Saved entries
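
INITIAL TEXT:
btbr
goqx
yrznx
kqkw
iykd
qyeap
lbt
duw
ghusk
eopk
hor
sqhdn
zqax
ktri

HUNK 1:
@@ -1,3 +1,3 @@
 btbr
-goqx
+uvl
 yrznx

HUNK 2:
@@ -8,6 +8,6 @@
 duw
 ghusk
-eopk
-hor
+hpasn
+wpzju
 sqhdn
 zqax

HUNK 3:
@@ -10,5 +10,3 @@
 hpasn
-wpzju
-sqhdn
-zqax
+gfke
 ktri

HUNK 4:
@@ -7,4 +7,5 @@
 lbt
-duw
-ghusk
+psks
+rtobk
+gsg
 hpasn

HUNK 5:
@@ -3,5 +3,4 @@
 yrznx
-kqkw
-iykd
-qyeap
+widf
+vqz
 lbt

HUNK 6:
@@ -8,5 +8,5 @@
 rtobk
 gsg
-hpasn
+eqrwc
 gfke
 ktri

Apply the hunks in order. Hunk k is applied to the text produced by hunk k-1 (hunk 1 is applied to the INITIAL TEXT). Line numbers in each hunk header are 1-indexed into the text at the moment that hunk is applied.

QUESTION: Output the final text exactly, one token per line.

Answer: btbr
uvl
yrznx
widf
vqz
lbt
psks
rtobk
gsg
eqrwc
gfke
ktri

Derivation:
Hunk 1: at line 1 remove [goqx] add [uvl] -> 14 lines: btbr uvl yrznx kqkw iykd qyeap lbt duw ghusk eopk hor sqhdn zqax ktri
Hunk 2: at line 8 remove [eopk,hor] add [hpasn,wpzju] -> 14 lines: btbr uvl yrznx kqkw iykd qyeap lbt duw ghusk hpasn wpzju sqhdn zqax ktri
Hunk 3: at line 10 remove [wpzju,sqhdn,zqax] add [gfke] -> 12 lines: btbr uvl yrznx kqkw iykd qyeap lbt duw ghusk hpasn gfke ktri
Hunk 4: at line 7 remove [duw,ghusk] add [psks,rtobk,gsg] -> 13 lines: btbr uvl yrznx kqkw iykd qyeap lbt psks rtobk gsg hpasn gfke ktri
Hunk 5: at line 3 remove [kqkw,iykd,qyeap] add [widf,vqz] -> 12 lines: btbr uvl yrznx widf vqz lbt psks rtobk gsg hpasn gfke ktri
Hunk 6: at line 8 remove [hpasn] add [eqrwc] -> 12 lines: btbr uvl yrznx widf vqz lbt psks rtobk gsg eqrwc gfke ktri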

Required action – The expected answer is a copy of every line in the entries that holds the word "INITIAL".

Exercise solution –
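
INITIAL TEXT:
Apply the hunks in order. Hunk k is applied to the text produced by hunk k-1 (hunk 1 is applied to the INITIAL TEXT). Line numbers in each hunk header are 1-indexed into the text at the moment that hunk is applied.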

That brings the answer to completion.